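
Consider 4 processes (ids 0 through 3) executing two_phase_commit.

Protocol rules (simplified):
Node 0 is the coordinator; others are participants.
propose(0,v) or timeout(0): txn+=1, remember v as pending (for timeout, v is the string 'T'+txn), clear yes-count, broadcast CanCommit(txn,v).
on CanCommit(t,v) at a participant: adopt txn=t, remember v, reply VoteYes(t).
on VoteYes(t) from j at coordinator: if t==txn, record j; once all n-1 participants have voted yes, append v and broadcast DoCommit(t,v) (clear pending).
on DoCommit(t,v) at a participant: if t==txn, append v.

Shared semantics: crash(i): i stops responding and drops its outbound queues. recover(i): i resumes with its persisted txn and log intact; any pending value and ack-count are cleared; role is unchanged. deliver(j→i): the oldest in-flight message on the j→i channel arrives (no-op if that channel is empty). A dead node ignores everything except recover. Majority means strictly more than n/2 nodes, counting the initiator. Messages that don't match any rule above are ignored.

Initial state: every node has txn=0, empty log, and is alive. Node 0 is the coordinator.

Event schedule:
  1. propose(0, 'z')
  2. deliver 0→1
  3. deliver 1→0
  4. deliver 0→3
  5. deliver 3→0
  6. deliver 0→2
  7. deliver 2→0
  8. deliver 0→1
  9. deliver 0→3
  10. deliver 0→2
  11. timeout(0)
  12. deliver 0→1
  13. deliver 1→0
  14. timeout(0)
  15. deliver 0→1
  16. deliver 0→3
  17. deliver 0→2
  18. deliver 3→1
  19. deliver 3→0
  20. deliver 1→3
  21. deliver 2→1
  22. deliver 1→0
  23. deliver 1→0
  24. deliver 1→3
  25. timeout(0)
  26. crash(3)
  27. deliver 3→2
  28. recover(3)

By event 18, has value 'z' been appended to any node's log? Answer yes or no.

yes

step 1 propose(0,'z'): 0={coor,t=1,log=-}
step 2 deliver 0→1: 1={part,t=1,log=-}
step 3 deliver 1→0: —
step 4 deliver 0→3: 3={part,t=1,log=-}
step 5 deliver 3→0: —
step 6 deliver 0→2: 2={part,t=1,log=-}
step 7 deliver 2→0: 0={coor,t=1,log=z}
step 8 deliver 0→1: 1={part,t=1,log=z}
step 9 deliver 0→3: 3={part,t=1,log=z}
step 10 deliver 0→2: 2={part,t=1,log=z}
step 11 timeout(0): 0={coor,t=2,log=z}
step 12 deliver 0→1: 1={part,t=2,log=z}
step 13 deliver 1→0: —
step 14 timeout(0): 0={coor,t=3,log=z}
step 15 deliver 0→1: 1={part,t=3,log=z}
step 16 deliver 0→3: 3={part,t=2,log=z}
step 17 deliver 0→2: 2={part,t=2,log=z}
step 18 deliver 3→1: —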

-=-=-=-=-

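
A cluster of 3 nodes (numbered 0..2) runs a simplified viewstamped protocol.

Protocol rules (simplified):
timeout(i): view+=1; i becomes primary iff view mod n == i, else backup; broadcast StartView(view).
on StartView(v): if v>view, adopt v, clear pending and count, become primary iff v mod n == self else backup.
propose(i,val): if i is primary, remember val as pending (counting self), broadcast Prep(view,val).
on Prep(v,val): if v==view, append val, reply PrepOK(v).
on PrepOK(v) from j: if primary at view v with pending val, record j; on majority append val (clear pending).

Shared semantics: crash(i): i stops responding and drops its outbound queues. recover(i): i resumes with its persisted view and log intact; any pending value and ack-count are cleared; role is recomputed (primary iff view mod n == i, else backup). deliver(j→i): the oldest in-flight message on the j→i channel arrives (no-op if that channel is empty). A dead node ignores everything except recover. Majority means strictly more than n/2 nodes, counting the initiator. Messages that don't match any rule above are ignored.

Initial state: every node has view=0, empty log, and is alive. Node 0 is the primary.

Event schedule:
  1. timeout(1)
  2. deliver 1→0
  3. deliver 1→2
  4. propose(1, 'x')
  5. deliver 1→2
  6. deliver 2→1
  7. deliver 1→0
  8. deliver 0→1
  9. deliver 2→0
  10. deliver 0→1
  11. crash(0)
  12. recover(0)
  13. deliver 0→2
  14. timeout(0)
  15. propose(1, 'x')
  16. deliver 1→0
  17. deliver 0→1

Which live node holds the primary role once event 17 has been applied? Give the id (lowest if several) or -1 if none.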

-=-=-=-=-

Only the lines above from the one with "Consider 4 processes" through the one with "on DoCommit(t,v) at" should be duplicated, character for character.

• **OUTPUT BELOW**
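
Consider 4 processes (ids 0 through 3) executing two_phase_commit.

Protocol rules (simplified):
Node 0 is the coordinator; others are participants.
propose(0,v) or timeout(0): txn+=1, remember v as pending (for timeout, v is the string 'T'+txn), clear yes-count, broadcast CanCommit(txn,v).
on CanCommit(t,v) at a participant: adopt txn=t, remember v, reply VoteYes(t).
on VoteYes(t) from j at coordinator: if t==txn, record j; once all n-1 participants have voted yes, append v and broadcast DoCommit(t,v) (clear pending).
on DoCommit(t,v) at a participant: if t==txn, append v.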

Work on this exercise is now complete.